*** RECORDS SHOWN Section Begins ***

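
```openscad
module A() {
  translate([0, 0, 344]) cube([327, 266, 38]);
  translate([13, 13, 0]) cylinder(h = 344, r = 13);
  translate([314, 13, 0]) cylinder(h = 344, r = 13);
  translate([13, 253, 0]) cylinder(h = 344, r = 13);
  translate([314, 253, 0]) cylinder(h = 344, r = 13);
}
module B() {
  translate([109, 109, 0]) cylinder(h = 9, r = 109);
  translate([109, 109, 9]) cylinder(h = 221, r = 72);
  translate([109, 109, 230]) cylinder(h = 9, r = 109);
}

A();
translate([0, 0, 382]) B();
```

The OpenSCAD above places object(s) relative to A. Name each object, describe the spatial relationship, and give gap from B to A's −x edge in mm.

The spool's min-x is at 0; the stool's min-x is 0; gap = 0 mm.

A is a stool. B is a spool. The spool is on top of the stool. The gap from the spool to the stool's −x edge is 0 mm.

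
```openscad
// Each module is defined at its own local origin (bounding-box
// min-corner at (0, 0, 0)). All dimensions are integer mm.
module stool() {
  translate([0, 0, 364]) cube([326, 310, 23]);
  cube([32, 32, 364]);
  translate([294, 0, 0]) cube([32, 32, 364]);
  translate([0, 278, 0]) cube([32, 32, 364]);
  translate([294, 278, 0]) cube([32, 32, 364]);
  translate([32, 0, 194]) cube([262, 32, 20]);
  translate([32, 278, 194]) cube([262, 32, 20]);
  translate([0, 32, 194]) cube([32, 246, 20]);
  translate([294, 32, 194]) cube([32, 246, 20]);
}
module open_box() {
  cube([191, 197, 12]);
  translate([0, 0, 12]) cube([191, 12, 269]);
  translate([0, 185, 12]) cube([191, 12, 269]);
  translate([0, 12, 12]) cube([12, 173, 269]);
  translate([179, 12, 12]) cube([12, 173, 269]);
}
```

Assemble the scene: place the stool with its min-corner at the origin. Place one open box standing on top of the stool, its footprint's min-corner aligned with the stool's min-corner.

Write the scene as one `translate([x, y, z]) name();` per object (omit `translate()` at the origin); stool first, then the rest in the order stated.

stool();
translate([0, 0, 387]) open_box();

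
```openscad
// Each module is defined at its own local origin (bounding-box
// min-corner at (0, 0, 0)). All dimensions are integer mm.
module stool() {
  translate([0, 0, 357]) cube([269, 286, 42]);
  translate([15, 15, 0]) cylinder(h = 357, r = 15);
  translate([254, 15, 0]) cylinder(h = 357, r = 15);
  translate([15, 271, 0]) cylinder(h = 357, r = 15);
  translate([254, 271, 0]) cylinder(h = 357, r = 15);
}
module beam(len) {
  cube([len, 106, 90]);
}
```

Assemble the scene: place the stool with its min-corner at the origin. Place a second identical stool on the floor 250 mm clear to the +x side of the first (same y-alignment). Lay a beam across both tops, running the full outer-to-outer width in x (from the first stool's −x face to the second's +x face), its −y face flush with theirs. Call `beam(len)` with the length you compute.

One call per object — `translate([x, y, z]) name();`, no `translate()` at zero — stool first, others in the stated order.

stool();
translate([519, 0, 0]) stool();
translate([0, 0, 399]) beam(788);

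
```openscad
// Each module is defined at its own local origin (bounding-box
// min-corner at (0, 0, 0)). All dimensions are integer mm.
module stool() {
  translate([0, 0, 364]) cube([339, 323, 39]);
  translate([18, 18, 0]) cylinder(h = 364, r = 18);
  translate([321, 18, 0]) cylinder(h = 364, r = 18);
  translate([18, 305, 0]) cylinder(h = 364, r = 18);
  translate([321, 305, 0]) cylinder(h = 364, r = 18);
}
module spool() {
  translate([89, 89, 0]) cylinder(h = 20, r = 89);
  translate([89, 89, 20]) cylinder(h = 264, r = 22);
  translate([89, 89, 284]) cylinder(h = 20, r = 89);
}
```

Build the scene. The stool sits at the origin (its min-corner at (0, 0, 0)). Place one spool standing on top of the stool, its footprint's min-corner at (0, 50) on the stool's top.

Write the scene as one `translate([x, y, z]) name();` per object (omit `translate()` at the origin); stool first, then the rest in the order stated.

stool();
translate([0, 50, 403]) spool();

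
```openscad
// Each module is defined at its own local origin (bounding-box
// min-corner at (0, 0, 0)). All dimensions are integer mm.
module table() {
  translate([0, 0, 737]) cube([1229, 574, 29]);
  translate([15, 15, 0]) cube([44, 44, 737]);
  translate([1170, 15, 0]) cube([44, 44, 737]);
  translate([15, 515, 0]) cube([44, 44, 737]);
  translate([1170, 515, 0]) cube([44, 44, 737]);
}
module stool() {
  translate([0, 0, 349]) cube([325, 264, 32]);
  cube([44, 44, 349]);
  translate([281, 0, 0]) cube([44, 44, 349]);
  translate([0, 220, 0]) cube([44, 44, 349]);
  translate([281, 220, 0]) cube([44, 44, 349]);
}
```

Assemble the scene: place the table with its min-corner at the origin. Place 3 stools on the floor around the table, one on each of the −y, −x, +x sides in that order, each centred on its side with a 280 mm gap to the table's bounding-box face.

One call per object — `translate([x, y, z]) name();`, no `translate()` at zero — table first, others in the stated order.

table();
translate([452, -544, 0]) stool();
translate([-605, 155, 0]) stool();
translate([1509, 155, 0]) stool();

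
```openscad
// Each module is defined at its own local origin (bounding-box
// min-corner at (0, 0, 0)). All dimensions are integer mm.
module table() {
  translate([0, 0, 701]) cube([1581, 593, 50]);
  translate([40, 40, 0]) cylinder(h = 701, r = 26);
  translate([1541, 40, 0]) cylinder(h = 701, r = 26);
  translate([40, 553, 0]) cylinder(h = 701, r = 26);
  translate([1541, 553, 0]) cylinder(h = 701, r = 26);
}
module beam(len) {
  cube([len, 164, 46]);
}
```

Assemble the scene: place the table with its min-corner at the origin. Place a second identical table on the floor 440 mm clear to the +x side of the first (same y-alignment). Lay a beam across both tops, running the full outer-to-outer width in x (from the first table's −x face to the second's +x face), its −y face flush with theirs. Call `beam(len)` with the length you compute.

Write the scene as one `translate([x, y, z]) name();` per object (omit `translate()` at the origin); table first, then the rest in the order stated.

table();
translate([2021, 0, 0]) table();
translate([0, 0, 751]) beam(3602);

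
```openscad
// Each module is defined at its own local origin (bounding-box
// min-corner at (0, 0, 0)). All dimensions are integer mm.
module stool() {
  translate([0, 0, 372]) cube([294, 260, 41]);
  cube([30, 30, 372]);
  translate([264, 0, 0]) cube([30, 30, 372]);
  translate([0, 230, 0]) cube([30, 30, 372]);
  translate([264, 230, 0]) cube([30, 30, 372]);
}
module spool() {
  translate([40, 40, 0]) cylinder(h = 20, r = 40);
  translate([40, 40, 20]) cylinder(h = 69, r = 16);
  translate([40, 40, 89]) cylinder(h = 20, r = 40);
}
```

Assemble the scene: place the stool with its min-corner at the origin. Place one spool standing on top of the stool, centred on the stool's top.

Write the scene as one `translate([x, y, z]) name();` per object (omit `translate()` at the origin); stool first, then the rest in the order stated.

stool();
translate([107, 90, 413]) spool();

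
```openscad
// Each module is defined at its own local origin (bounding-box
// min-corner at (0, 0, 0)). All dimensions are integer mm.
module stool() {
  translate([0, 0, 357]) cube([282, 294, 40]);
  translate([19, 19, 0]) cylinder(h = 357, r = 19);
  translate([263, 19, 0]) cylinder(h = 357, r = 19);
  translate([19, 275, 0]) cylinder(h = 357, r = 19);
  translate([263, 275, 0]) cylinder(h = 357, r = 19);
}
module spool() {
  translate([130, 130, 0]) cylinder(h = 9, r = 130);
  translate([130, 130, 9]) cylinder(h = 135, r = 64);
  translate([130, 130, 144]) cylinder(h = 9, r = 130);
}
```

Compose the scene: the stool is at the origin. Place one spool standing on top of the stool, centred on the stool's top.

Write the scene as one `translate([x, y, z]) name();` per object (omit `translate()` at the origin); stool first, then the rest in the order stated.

stool();
translate([11, 17, 397]) spool();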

*** RECORDS SHOWN Section Ends ***

The expected output is each line of the records above that includes the word "footprint".

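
Assemble the scene: place the stool with its min-corner at the origin. Place one open box standing on top of the stool, its footprint's min-corner aligned with the stool's min-corner.
Build the scene. The stool sits at the origin (its min-corner at (0, 0, 0)). Place one spool standing on top of the stool, its footprint's min-corner at (0, 50) on the stool's top.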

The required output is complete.